**DIRECTIONS FOR THIS TASK**
Output the records in full, exactly as given.

______

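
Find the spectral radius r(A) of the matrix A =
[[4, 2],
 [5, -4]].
r(A) = sqrt(104)/2 ≈ 5.099

The eigenvalues of A are the roots of its characteristic polynomial. With M = A (coefficients from the trace and determinant):
  p(λ) = det(λ I - M) = λ^2 - 26.
For λ^2 - 26 the discriminant is 104. It is nonnegative but not a perfect square, so the roots are real and irrational: λ = ± sqrt(104)/2 ≈ 5.099, -5.099.
Thus the eigenvalues (to 4 decimals) are 5.099 (modulus 5.099); -5.099 (modulus 5.099). The spectral radius is the largest modulus: r(A) = sqrt(104)/2 ≈ 5.099. (Cross-check: r(A) ≤ ||A||_2 ≈ 6.8151; equality holds whenever A is normal, though it can also hold for some non-normal A.)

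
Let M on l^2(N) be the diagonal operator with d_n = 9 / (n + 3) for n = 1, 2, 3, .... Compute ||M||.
||M|| = 9/4 (attained at n = 1)

For M diagonal, ||M|| = sup_n |d_n| = sup_n 9/(n + 3). This is positive and strictly decreasing in n, so the supremum is attained at n = 1: d_1 = 9/(1 + 3) = 9/4. Hence ||M|| = 9/4.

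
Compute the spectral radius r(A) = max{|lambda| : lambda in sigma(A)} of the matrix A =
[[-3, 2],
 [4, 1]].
r(A) = (2 + sqrt(48))/2 ≈ 4.4641

The eigenvalues of A are the roots of its characteristic polynomial. With M = A (coefficients from the trace and determinant):
  p(λ) = det(λ I - M) = λ^2 + 2λ - 11.
For λ^2 + 2λ - 11 the discriminant is 48. It is nonnegative but not a perfect square, so the roots are real and irrational: λ = (-2 ± sqrt(48))/2 ≈ 2.4641, -4.4641.
Thus the eigenvalues (to 4 decimals) are 2.4641 (modulus 2.4641); -4.4641 (modulus 4.4641). The spectral radius is the largest modulus: r(A) = (2 + sqrt(48))/2 ≈ 4.4641. (Cross-check: r(A) ≤ ||A||_2 ≈ 5.0198; equality holds whenever A is normal, though it can also hold for some non-normal A.)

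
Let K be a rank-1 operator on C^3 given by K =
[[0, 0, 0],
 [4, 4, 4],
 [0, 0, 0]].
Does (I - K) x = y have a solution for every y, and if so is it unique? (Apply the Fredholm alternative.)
(I - K) is invertible (det(I - K) = -3 ≠ 0), so for every y in C^3 the equation (I - K) x = y has a unique solution.

K has rank 1, so it is an outer product K = u v^T: every row of K is a multiple of one row vector. Reading off the entries, u = (0, 2, 0) and v = (2, 2, 2) (row i of K equals u_i·v^T). A rank-one matrix u v^T satisfies K u = u (v·u) and kills the (2)-dimensional subspace v^⊥, so its characteristic polynomial is lambda^2 (lambda - v·u) with v·u = tr K = 4. Hence the eigenvalues of I - K are 1 (multiplicity 2) and 1 - (4) = -3, so det(I - K) = -3. (Direct check: I - K =
[[1, 0, 0],
 [-4, -3, -4],
 [0, 0, 1]]
has determinant -3.) The finite-dimensional Fredholm alternative says: either (I - K) is invertible, or ker(I - K) ≠ {0} and then range(I - K) = ker((I - K)^*)^⊥, with dim ker(I - K) = dim ker((I - K)^*). Since det(I - K) ≠ 0, 1 is not an eigenvalue of K and ker(I - K) = {0}, so we are in the first case: for every y there is a unique x = (I - K)^(-1) y. Explicitly, by the Sherman–Morrison formula, (I - u v^T)^(-1) = I + u v^T/(1 - v·u), i.e. (I - K)^(-1) = I + K/(-3).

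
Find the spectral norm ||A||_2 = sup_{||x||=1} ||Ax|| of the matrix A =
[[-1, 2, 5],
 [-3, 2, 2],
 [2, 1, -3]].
||A||_2 ≈ 7.1122 (= sqrt(largest eigenvalue of A^T A))

||A||_2 = sigma_max(A) = sqrt(lambda_max(A^T A)). Form the symmetric matrix M = A^T A =
[[14, -6, -17],
 [-6, 9, 11],
 [-17, 11, 38]].
Its characteristic polynomial (trace, sum of principal 2x2 minors, determinant of M give the coefficients) is
  p(λ) = det(λ I - M) = λ^3 - 61λ^2 + 554λ - 1369.
No integer candidate from the rational root theorem (±divisors of 1369) is a root, so the roots are irrational. The cubic discriminant is Δ = 1110025 > 0, so there are three distinct real roots. p(4) = -65 and p(5) = 1 have opposite signs, so a root lies in (4, 5); Newton's method refines it to λ ≈ 4.9528. p(5) = 1 and p(6) = -25 have opposite signs, so a root lies in (5, 6); Newton's method refines it to λ ≈ 5.4645. p(50) = -1169 and p(51) = 875 have opposite signs, so a root lies in (50, 51); Newton's method refines it to λ ≈ 50.5827. Check (Vieta): the three roots sum to 61, matching tr M = 61.
So the eigenvalues of A^T A are ≈ 4.9528, 5.4645, 50.5827 (all ≥ 0, as they must be for A^T A). The largest is λ_max ≈ 50.5827, hence ||A||_2 = sqrt(λ_max) ≈ 7.1122.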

______

**FINISHED TASK**
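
Find the spectral radius r(A) of the matrix A =
[[4, 2],
 [5, -4]].
r(A) = sqrt(104)/2 ≈ 5.099

The eigenvalues of A are the roots of its characteristic polynomial. With M = A (coefficients from the trace and determinant):
  p(λ) = det(λ I - M) = λ^2 - 26.
For λ^2 - 26 the discriminant is 104. It is nonnegative but not a perfect square, so the roots are real and irrational: λ = ± sqrt(104)/2 ≈ 5.099, -5.099.
Thus the eigenvalues (to 4 decimals) are 5.099 (modulus 5.099); -5.099 (modulus 5.099). The spectral radius is the largest modulus: r(A) = sqrt(104)/2 ≈ 5.099. (Cross-check: r(A) ≤ ||A||_2 ≈ 6.8151; equality holds whenever A is normal, though it can also hold for some non-normal A.)

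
Let M on l^2(N) be the diagonal operator with d_n = 9 / (n + 3) for n = 1, 2, 3, .... Compute ||M||.
||M|| = 9/4 (attained at n = 1)

For M diagonal, ||M|| = sup_n |d_n| = sup_n 9/(n + 3). This is positive and strictly decreasing in n, so the supremum is attained at n = 1: d_1 = 9/(1 + 3) = 9/4. Hence ||M|| = 9/4.

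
Compute the spectral radius r(A) = max{|lambda| : lambda in sigma(A)} of the matrix A =
[[-3, 2],
 [4, 1]].
r(A) = (2 + sqrt(48))/2 ≈ 4.4641

The eigenvalues of A are the roots of its characteristic polynomial. With M = A (coefficients from the trace and determinant):
  p(λ) = det(λ I - M) = λ^2 + 2λ - 11.
For λ^2 + 2λ - 11 the discriminant is 48. It is nonnegative but not a perfect square, so the roots are real and irrational: λ = (-2 ± sqrt(48))/2 ≈ 2.4641, -4.4641.
Thus the eigenvalues (to 4 decimals) are 2.4641 (modulus 2.4641); -4.4641 (modulus 4.4641). The spectral radius is the largest modulus: r(A) = (2 + sqrt(48))/2 ≈ 4.4641. (Cross-check: r(A) ≤ ||A||_2 ≈ 5.0198; equality holds whenever A is normal, though it can also hold for some non-normal A.)

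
Let K be a rank-1 operator on C^3 given by K =
[[0, 0, 0],
 [4, 4, 4],
 [0, 0, 0]].
Does (I - K) x = y have a solution for every y, and if so is it unique? (Apply the Fredholm alternative.)
(I - K) is invertible (det(I - K) = -3 ≠ 0), so for every y in C^3 the equation (I - K) x = y has a unique solution.

K has rank 1, so it is an outer product K = u v^T: every row of K is a multiple of one row vector. Reading off the entries, u = (0, 2, 0) and v = (2, 2, 2) (row i of K equals u_i·v^T). A rank-one matrix u v^T satisfies K u = u (v·u) and kills the (2)-dimensional subspace v^⊥, so its characteristic polynomial is lambda^2 (lambda - v·u) with v·u = tr K = 4. Hence the eigenvalues of I - K are 1 (multiplicity 2) and 1 - (4) = -3, so det(I - K) = -3. (Direct check: I - K =
[[1, 0, 0],
 [-4, -3, -4],
 [0, 0, 1]]
has determinant -3.) The finite-dimensional Fredholm alternative says: either (I - K) is invertible, or ker(I - K) ≠ {0} and then range(I - K) = ker((I - K)^*)^⊥, with dim ker(I - K) = dim ker((I - K)^*). Since det(I - K) ≠ 0, 1 is not an eigenvalue of K and ker(I - K) = {0}, so we are in the first case: for every y there is a unique x = (I - K)^(-1) y. Explicitly, by the Sherman–Morrison formula, (I - u v^T)^(-1) = I + u v^T/(1 - v·u), i.e. (I - K)^(-1) = I + K/(-3).

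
Find the spectral norm ||A||_2 = sup_{||x||=1} ||Ax|| of the matrix A =
[[-1, 2, 5],
 [-3, 2, 2],
 [2, 1, -3]].
||A||_2 ≈ 7.1122 (= sqrt(largest eigenvalue of A^T A))

||A||_2 = sigma_max(A) = sqrt(lambda_max(A^T A)). Form the symmetric matrix M = A^T A =
[[14, -6, -17],
 [-6, 9, 11],
 [-17, 11, 38]].
Its characteristic polynomial (trace, sum of principal 2x2 minors, determinant of M give the coefficients) is
  p(λ) = det(λ I - M) = λ^3 - 61λ^2 + 554λ - 1369.
No integer candidate from the rational root theorem (±divisors of 1369) is a root, so the roots are irrational. The cubic discriminant is Δ = 1110025 > 0, so there are three distinct real roots. p(4) = -65 and p(5) = 1 have opposite signs, so a root lies in (4, 5); Newton's method refines it to λ ≈ 4.9528. p(5) = 1 and p(6) = -25 have opposite signs, so a root lies in (5, 6); Newton's method refines it to λ ≈ 5.4645. p(50) = -1169 and p(51) = 875 have opposite signs, so a root lies in (50, 51); Newton's method refines it to λ ≈ 50.5827. Check (Vieta): the three roots sum to 61, matching tr M = 61.
So the eigenvalues of A^T A are ≈ 4.9528, 5.4645, 50.5827 (all ≥ 0, as they must be for A^T A). The largest is λ_max ≈ 50.5827, hence ||A||_2 = sqrt(λ_max) ≈ 7.1122.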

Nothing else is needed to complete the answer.